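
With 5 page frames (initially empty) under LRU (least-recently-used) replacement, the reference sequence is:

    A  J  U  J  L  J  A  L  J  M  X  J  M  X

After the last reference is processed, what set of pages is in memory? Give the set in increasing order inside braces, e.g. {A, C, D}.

A → miss, frames {A}
J → miss, frames {A,J}
U → miss, frames {A,J,U}
J → hit
L → miss, frames {A,U,J,L}
J → hit
A → hit
L → hit
J → hit
M → miss, frames {U,A,L,J,M}
X → miss, evict U, frames {A,L,J,M,X}
J → hit
M → hit
X → hit

{A, J, L, M, X}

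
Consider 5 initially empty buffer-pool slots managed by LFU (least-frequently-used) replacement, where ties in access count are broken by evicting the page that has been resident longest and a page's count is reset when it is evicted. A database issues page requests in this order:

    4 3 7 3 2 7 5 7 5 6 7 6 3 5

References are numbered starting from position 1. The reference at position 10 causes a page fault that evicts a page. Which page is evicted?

4

pos 1: 4 -> miss, frames (4)
pos 2: 3 -> miss, frames (4 3)
pos 3: 7 -> miss, frames (4 3 7)
pos 4: 3 -> hit
pos 5: 2 -> miss, frames (4 3 7 2)
pos 6: 7 -> hit
pos 7: 5 -> miss, frames (4 3 7 2 5)
pos 8: 7 -> hit
pos 9: 5 -> hit
pos 10: 6 -> miss, evict 4, frames (3 7 2 5 6)
At position 10, page 4 is evicted.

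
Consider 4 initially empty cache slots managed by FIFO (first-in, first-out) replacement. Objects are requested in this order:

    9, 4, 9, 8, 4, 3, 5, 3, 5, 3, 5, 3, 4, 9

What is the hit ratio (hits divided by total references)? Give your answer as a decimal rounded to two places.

9 -> miss, frames {9}
4 -> miss, frames {9,4}
9 -> hit
8 -> miss, frames {9,4,8}
4 -> hit
3 -> miss, frames {9,4,8,3}
5 -> miss, evict 9, frames {4,8,3,5}
3 -> hit
5 -> hit
3 -> hit
5 -> hit
3 -> hit
4 -> hit
9 -> miss, evict 4, frames {8,3,5,9}
Hits: 8 of 14 references → 8/14 = 0.5714.

0.57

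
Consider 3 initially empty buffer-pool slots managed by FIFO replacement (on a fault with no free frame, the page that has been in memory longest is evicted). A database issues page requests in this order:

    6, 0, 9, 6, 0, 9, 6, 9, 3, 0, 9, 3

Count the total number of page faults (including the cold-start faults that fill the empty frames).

4

6: fault, frames (6)
0: fault, frames (6 0)
9: fault, frames (6 0 9)
6: hit
0: hit
9: hit
6: hit
9: hit
3: fault, evict 6, frames (0 9 3)
0: hit
9: hit
3: hit
Page faults: 4.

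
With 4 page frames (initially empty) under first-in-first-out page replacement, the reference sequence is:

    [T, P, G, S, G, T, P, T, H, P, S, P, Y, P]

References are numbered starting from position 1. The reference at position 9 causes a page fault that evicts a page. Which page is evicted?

pos 1: T: miss, frames [T]
pos 2: P: miss, frames [T, P]
pos 3: G: miss, frames [T, P, G]
pos 4: S: miss, frames [T, P, G, S]
pos 5: G: hit
pos 6: T: hit
pos 7: P: hit
pos 8: T: hit
pos 9: H: miss, evict T, frames [P, G, S, H]
At position 9, page T is evicted.

T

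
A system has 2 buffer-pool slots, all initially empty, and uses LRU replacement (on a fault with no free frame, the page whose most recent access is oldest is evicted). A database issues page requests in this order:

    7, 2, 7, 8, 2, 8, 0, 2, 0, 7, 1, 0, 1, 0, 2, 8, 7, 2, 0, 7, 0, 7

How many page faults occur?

7: fault, frames [7]
2: fault, frames [7, 2]
7: hit
8: fault, evict 2, frames [7, 8]
2: fault, evict 7, frames [8, 2]
8: hit
0: fault, evict 2, frames [8, 0]
2: fault, evict 8, frames [0, 2]
0: hit
7: fault, evict 2, frames [0, 7]
1: fault, evict 0, frames [7, 1]
0: fault, evict 7, frames [1, 0]
1: hit
0: hit
2: fault, evict 1, frames [0, 2]
8: fault, evict 0, frames [2, 8]
7: fault, evict 2, frames [8, 7]
2: fault, evict 8, frames [7, 2]
0: fault, evict 7, frames [2, 0]
7: fault, evict 2, frames [0, 7]
0: hit
7: hit
Page faults: 15.

15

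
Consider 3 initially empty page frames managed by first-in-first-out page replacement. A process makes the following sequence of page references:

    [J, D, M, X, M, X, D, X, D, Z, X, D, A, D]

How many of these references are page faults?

7

J → miss, frames [J]
D → miss, frames [J, D]
M → miss, frames [J, D, M]
X → miss, evict J, frames [D, M, X]
M → hit
X → hit
D → hit
X → hit
D → hit
Z → miss, evict D, frames [M, X, Z]
X → hit
D → miss, evict M, frames [X, Z, D]
A → miss, evict X, frames [Z, D, A]
D → hit
Page faults: 7.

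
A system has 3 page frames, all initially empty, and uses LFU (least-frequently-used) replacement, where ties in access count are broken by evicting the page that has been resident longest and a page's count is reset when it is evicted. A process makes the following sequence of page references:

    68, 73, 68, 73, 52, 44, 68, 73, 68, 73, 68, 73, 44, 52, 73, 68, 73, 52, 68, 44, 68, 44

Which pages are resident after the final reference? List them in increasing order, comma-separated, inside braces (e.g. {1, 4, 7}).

68 -> fault, frames {68}
73 -> fault, frames {68,73}
68 -> hit
73 -> hit
52 -> fault, frames {68,73,52}
44 -> fault, evict 52, frames {68,73,44}
68 -> hit
73 -> hit
68 -> hit
73 -> hit
68 -> hit
73 -> hit
44 -> hit
52 -> fault, evict 44, frames {68,73,52}
73 -> hit
68 -> hit
73 -> hit
52 -> hit
68 -> hit
44 -> fault, evict 52, frames {68,73,44}
68 -> hit
44 -> hit

{44, 68, 73}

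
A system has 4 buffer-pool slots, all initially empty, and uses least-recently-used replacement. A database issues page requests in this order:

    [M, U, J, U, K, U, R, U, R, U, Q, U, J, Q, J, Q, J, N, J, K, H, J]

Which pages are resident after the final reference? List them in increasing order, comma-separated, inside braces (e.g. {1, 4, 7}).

{H, J, K, N}

M -> miss, frames [M]
U -> miss, frames [M, U]
J -> miss, frames [M, U, J]
U -> hit
K -> miss, frames [M, J, U, K]
U -> hit
R -> miss, evict M, frames [J, K, U, R]
U -> hit
R -> hit
U -> hit
Q -> miss, evict J, frames [K, R, U, Q]
U -> hit
J -> miss, evict K, frames [R, Q, U, J]
Q -> hit
J -> hit
Q -> hit
J -> hit
N -> miss, evict R, frames [U, Q, J, N]
J -> hit
K -> miss, evict U, frames [Q, N, J, K]
H -> miss, evict Q, frames [N, J, K, H]
J -> hit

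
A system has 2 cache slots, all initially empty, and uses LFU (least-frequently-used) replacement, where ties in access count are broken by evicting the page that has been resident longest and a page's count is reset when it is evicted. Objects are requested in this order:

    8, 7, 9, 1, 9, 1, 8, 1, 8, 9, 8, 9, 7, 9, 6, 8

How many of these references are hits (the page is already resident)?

8 -> miss, frames [8]
7 -> miss, frames [8, 7]
9 -> miss, evict 8, frames [7, 9]
1 -> miss, evict 7, frames [9, 1]
9 -> hit
1 -> hit
8 -> miss, evict 9, frames [1, 8]
1 -> hit
8 -> hit
9 -> miss, evict 8, frames [1, 9]
8 -> miss, evict 9, frames [1, 8]
9 -> miss, evict 8, frames [1, 9]
7 -> miss, evict 9, frames [1, 7]
9 -> miss, evict 7, frames [1, 9]
6 -> miss, evict 9, frames [1, 6]
8 -> miss, evict 6, frames [1, 8]
Hits: 4.

4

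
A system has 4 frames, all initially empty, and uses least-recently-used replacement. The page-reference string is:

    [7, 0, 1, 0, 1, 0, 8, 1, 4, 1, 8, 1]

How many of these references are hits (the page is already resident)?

7: fault, frames [7]
0: fault, frames [7, 0]
1: fault, frames [7, 0, 1]
0: hit
1: hit
0: hit
8: fault, frames [7, 1, 0, 8]
1: hit
4: fault, evict 7, frames [0, 8, 1, 4]
1: hit
8: hit
1: hit
Hits: 7.

7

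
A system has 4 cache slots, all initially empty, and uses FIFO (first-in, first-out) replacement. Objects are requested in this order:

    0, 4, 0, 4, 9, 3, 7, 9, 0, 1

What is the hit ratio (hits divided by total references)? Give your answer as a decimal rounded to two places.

0.30

0 → miss, frames {0}
4 → miss, frames {0,4}
0 → hit
4 → hit
9 → miss, frames {0,4,9}
3 → miss, frames {0,4,9,3}
7 → miss, evict 0, frames {4,9,3,7}
9 → hit
0 → miss, evict 4, frames {9,3,7,0}
1 → miss, evict 9, frames {3,7,0,1}
Hits: 3 of 10 references → 3/10 = 0.3000.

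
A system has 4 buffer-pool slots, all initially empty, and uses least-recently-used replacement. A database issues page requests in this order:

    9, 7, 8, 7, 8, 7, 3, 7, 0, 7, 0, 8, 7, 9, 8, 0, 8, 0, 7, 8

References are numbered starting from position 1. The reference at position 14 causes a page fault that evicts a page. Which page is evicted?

pos 1: 9: miss, frames {9}
pos 2: 7: miss, frames {9,7}
pos 3: 8: miss, frames {9,7,8}
pos 4: 7: hit
pos 5: 8: hit
pos 6: 7: hit
pos 7: 3: miss, frames {9,8,7,3}
pos 8: 7: hit
pos 9: 0: miss, evict 9, frames {8,3,7,0}
pos 10: 7: hit
pos 11: 0: hit
pos 12: 8: hit
pos 13: 7: hit
pos 14: 9: miss, evict 3, frames {0,8,7,9}
At position 14, page 3 is evicted.

3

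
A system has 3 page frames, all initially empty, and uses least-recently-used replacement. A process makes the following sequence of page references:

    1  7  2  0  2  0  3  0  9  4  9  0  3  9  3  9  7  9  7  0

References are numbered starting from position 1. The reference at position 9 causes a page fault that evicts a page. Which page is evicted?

2

pos 1: 1: fault, frames [1]
pos 2: 7: fault, frames [1, 7]
pos 3: 2: fault, frames [1, 7, 2]
pos 4: 0: fault, evict 1, frames [7, 2, 0]
pos 5: 2: hit
pos 6: 0: hit
pos 7: 3: fault, evict 7, frames [2, 0, 3]
pos 8: 0: hit
pos 9: 9: fault, evict 2, frames [3, 0, 9]
At position 9, page 2 is evicted.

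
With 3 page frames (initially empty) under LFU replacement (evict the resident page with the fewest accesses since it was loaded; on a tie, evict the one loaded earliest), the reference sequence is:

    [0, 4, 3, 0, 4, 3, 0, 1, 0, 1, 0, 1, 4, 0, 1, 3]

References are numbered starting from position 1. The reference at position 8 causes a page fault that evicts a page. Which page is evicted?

4

pos 1: 0: fault, frames {0}
pos 2: 4: fault, frames {0,4}
pos 3: 3: fault, frames {0,4,3}
pos 4: 0: hit
pos 5: 4: hit
pos 6: 3: hit
pos 7: 0: hit
pos 8: 1: fault, evict 4, frames {0,3,1}
At position 8, page 4 is evicted.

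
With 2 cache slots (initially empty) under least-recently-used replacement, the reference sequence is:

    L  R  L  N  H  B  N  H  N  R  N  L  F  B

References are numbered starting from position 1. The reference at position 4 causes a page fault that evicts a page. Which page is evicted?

pos 1: L: miss, frames (L)
pos 2: R: miss, frames (L R)
pos 3: L: hit
pos 4: N: miss, evict R, frames (L N)
At position 4, page R is evicted.

R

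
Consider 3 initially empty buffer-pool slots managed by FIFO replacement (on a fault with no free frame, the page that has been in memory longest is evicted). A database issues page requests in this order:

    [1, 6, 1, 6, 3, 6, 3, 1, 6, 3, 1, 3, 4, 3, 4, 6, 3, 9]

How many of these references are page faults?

1 → miss, frames {1}
6 → miss, frames {1,6}
1 → hit
6 → hit
3 → miss, frames {1,6,3}
6 → hit
3 → hit
1 → hit
6 → hit
3 → hit
1 → hit
3 → hit
4 → miss, evict 1, frames {6,3,4}
3 → hit
4 → hit
6 → hit
3 → hit
9 → miss, evict 6, frames {3,4,9}
Page faults: 5.

5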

-----

* _Assigned task_
Above are the records; copy exactly the lines from the line with "evicted. A process" through the line with "68, 44, 68, 44", both included.

* _Answer to the exercise_
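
A system has 3 page frames, all initially empty, and uses LFU (least-frequently-used) replacement, where ties in access count are broken by evicting the page that has been resident longest and a page's count is reset when it is evicted. A process makes the following sequence of page references:

    68, 73, 68, 73, 52, 44, 68, 73, 68, 73, 68, 73, 44, 52, 73, 68, 73, 52, 68, 44, 68, 44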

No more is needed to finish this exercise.